YOUR GOAL: Each record must appear in the answer exactly as it does in the data.

Collected data:
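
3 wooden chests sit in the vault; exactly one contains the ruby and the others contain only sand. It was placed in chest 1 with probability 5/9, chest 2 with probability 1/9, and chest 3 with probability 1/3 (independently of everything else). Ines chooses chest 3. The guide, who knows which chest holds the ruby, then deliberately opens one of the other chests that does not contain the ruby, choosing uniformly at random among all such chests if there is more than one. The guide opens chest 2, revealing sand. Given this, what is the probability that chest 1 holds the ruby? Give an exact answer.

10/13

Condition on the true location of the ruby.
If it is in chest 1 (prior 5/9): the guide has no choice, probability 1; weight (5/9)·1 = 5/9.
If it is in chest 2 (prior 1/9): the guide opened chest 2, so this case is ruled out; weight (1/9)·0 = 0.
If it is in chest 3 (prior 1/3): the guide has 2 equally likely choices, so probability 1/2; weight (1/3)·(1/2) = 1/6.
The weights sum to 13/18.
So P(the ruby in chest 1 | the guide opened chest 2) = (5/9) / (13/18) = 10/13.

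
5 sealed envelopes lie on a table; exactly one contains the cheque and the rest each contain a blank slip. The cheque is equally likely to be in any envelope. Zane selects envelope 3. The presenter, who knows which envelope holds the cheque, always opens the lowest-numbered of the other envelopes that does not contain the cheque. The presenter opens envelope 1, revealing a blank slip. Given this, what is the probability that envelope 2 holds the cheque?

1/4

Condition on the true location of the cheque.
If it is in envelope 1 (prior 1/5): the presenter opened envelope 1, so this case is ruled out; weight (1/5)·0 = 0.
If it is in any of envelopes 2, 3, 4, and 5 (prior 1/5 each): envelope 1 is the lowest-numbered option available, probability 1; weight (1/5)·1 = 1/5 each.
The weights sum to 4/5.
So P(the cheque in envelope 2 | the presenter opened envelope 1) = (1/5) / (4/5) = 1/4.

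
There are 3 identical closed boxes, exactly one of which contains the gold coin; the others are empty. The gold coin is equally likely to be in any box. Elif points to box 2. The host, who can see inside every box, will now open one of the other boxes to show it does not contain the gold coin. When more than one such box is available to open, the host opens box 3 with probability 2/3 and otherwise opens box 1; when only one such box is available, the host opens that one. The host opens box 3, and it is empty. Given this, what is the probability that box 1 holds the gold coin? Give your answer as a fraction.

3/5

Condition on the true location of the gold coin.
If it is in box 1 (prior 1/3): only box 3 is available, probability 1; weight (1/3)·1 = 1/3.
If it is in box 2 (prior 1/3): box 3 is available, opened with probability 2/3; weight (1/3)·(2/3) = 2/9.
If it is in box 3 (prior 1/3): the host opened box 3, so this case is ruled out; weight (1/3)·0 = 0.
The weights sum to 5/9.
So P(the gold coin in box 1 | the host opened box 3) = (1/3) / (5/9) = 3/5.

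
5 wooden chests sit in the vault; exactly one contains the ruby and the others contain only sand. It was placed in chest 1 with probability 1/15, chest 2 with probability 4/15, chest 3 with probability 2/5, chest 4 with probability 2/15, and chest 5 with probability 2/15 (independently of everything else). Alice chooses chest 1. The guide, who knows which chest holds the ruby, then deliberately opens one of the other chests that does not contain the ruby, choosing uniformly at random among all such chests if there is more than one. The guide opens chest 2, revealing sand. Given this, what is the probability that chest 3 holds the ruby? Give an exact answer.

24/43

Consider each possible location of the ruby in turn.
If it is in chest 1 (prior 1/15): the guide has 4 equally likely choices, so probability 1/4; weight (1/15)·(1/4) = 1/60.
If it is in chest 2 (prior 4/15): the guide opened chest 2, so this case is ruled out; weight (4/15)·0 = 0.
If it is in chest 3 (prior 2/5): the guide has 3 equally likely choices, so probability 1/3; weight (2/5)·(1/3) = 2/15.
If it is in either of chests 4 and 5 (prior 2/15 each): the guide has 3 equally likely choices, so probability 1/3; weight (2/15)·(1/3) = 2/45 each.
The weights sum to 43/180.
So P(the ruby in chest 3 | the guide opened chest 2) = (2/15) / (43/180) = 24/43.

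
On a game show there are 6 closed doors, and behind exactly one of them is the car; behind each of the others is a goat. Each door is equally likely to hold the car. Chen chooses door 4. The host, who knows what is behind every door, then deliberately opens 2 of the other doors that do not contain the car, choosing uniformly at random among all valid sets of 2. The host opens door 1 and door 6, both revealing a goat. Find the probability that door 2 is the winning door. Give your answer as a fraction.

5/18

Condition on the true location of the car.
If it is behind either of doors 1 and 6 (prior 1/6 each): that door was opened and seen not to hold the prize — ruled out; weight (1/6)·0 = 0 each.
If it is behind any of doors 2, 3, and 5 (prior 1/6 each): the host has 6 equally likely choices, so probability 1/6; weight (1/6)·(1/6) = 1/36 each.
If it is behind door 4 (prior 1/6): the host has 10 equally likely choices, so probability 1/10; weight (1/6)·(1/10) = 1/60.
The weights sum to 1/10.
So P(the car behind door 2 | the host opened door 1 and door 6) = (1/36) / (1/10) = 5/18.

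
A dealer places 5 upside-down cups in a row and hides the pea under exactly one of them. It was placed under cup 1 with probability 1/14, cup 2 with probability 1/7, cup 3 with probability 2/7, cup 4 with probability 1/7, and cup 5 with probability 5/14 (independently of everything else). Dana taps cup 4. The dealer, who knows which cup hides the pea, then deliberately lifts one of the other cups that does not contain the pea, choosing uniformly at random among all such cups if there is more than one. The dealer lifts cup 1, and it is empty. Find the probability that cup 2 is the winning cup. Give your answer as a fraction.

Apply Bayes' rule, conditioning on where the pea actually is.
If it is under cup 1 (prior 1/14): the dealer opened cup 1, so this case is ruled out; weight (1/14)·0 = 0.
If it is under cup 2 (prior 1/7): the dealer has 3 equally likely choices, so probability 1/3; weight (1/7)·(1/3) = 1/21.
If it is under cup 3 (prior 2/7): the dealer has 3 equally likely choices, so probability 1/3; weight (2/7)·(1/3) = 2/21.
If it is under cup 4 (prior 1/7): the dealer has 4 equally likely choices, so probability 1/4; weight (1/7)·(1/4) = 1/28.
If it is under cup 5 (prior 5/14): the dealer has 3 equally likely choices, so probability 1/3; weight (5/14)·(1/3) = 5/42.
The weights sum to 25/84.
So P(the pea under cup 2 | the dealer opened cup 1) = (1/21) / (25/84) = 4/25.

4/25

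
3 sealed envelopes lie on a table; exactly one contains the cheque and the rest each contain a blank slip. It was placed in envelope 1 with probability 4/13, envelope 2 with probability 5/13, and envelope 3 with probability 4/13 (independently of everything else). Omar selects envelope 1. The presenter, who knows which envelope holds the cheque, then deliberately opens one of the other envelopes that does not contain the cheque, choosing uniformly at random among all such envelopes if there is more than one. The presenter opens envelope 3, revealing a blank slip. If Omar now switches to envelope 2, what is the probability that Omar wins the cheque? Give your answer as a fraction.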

RESULT:
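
3 wooden chests sit in the vault; exactly one contains the ruby and the others contain only sand. It was placed in chest 1 with probability 5/9, chest 2 with probability 1/9, and chest 3 with probability 1/3 (independently of everything else). Ines chooses chest 3. The guide, who knows which chest holds the ruby, then deliberately opens one of the other chests that does not contain the ruby, choosing uniformly at random among all such chests if there is more than one. The guide opens chest 2, revealing sand. Given this, what is the probability that chest 1 holds the ruby? Give an exact answer.

10/13

Condition on the true location of the ruby.
If it is in chest 1 (prior 5/9): the guide has no choice, probability 1; weight (5/9)·1 = 5/9.
If it is in chest 2 (prior 1/9): the guide opened chest 2, so this case is ruled out; weight (1/9)·0 = 0.
If it is in chest 3 (prior 1/3): the guide has 2 equally likely choices, so probability 1/2; weight (1/3)·(1/2) = 1/6.
The weights sum to 13/18.
So P(the ruby in chest 1 | the guide opened chest 2) = (5/9) / (13/18) = 10/13.

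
5 sealed envelopes lie on a table; exactly one contains the cheque and the rest each contain a blank slip. The cheque is equally likely to be in any envelope. Zane selects envelope 3. The presenter, who knows which envelope holds the cheque, always opens the lowest-numbered of the other envelopes that does not contain the cheque. The presenter opens envelope 1, revealing a blank slip. Given this, what is the probability that envelope 2 holds the cheque?

1/4

Condition on the true location of the cheque.
If it is in envelope 1 (prior 1/5): the presenter opened envelope 1, so this case is ruled out; weight (1/5)·0 = 0.
If it is in any of envelopes 2, 3, 4, and 5 (prior 1/5 each): envelope 1 is the lowest-numbered option available, probability 1; weight (1/5)·1 = 1/5 each.
The weights sum to 4/5.
So P(the cheque in envelope 2 | the presenter opened envelope 1) = (1/5) / (4/5) = 1/4.

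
There are 3 identical closed boxes, exactly one of which contains the gold coin; the others are empty. The gold coin is equally likely to be in any box. Elif points to box 2. The host, who can see inside every box, will now open one of the other boxes to show it does not contain the gold coin. When more than one such box is available to open, the host opens box 3 with probability 2/3 and otherwise opens box 1; when only one such box is available, the host opens that one. The host opens box 3, and it is empty. Given this, what is the probability that box 1 holds the gold coin? Give your answer as a fraction.

3/5

Condition on the true location of the gold coin.
If it is in box 1 (prior 1/3): only box 3 is available, probability 1; weight (1/3)·1 = 1/3.
If it is in box 2 (prior 1/3): box 3 is available, opened with probability 2/3; weight (1/3)·(2/3) = 2/9.
If it is in box 3 (prior 1/3): the host opened box 3, so this case is ruled out; weight (1/3)·0 = 0.
The weights sum to 5/9.
So P(the gold coin in box 1 | the host opened box 3) = (1/3) / (5/9) = 3/5.

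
5 wooden chests sit in the vault; exactly one contains the ruby and the others contain only sand. It was placed in chest 1 with probability 1/15, chest 2 with probability 4/15, chest 3 with probability 2/5, chest 4 with probability 2/15, and chest 5 with probability 2/15 (independently of everything else). Alice chooses chest 1. The guide, who knows which chest holds the ruby, then deliberately opens one of the other chests that does not contain the ruby, choosing uniformly at random among all such chests if there is more than one. The guide opens chest 2, revealing sand. Given this, what is the probability that chest 3 holds the ruby? Give an exact answer.

24/43

Consider each possible location of the ruby in turn.
If it is in chest 1 (prior 1/15): the guide has 4 equally likely choices, so probability 1/4; weight (1/15)·(1/4) = 1/60.
If it is in chest 2 (prior 4/15): the guide opened chest 2, so this case is ruled out; weight (4/15)·0 = 0.
If it is in chest 3 (prior 2/5): the guide has 3 equally likely choices, so probability 1/3; weight (2/5)·(1/3) = 2/15.
If it is in either of chests 4 and 5 (prior 2/15 each): the guide has 3 equally likely choices, so probability 1/3; weight (2/15)·(1/3) = 2/45 each.
The weights sum to 43/180.
So P(the ruby in chest 3 | the guide opened chest 2) = (2/15) / (43/180) = 24/43.

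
On a game show there are 6 closed doors, and behind exactly one of them is the car; behind each of the others is a goat. Each door is equally likely to hold the car. Chen chooses door 4. The host, who knows what is behind every door, then deliberately opens 2 of the other doors that do not contain the car, choosing uniformly at random among all valid sets of 2. The host opens door 1 and door 6, both revealing a goat. Find the probability that door 2 is the winning door. Give your answer as a fraction.

5/18

Condition on the true location of the car.
If it is behind either of doors 1 and 6 (prior 1/6 each): that door was opened and seen not to hold the prize — ruled out; weight (1/6)·0 = 0 each.
If it is behind any of doors 2, 3, and 5 (prior 1/6 each): the host has 6 equally likely choices, so probability 1/6; weight (1/6)·(1/6) = 1/36 each.
If it is behind door 4 (prior 1/6): the host has 10 equally likely choices, so probability 1/10; weight (1/6)·(1/10) = 1/60.
The weights sum to 1/10.
So P(the car behind door 2 | the host opened door 1 and door 6) = (1/36) / (1/10) = 5/18.

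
A dealer places 5 upside-down cups in a row and hides the pea under exactly one of them. It was placed under cup 1 with probability 1/14, cup 2 with probability 1/7, cup 3 with probability 2/7, cup 4 with probability 1/7, and cup 5 with probability 5/14 (independently of everything else). Dana taps cup 4. The dealer, who knows which cup hides the pea, then deliberately lifts one of the other cups that does not contain the pea, choosing uniformly at random among all such cups if there is more than one. The dealer lifts cup 1, and it is empty. Find the probability that cup 2 is the winning cup. Give your answer as a fraction.

Apply Bayes' rule, conditioning on where the pea actually is.
If it is under cup 1 (prior 1/14): the dealer opened cup 1, so this case is ruled out; weight (1/14)·0 = 0.
If it is under cup 2 (prior 1/7): the dealer has 3 equally likely choices, so probability 1/3; weight (1/7)·(1/3) = 1/21.
If it is under cup 3 (prior 2/7): the dealer has 3 equally likely choices, so probability 1/3; weight (2/7)·(1/3) = 2/21.
If it is under cup 4 (prior 1/7): the dealer has 4 equally likely choices, so probability 1/4; weight (1/7)·(1/4) = 1/28.
If it is under cup 5 (prior 5/14): the dealer has 3 equally likely choices, so probability 1/3; weight (5/14)·(1/3) = 5/42.
The weights sum to 25/84.
So P(the pea under cup 2 | the dealer opened cup 1) = (1/21) / (25/84) = 4/25.

4/25

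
3 sealed envelopes lie on a table; exactly one contains the cheque and the rest each contain a blank slip. It was placed in envelope 1 with probability 4/13, envelope 2 with probability 5/13, and envelope 3 with probability 4/13 (independently of everything else). Omar selects envelope 1. The presenter, who knows which envelope holds the cheque, then deliberately opens one of the other envelopes that does not contain the cheque, choosing uniformly at random among all such envelopes if there is more than one. The presenter opens envelope 3, revealing a blank slip. If Omar now switches to envelope 2, what is the probability that Omar wins the cheque? Give your answer as a fraction.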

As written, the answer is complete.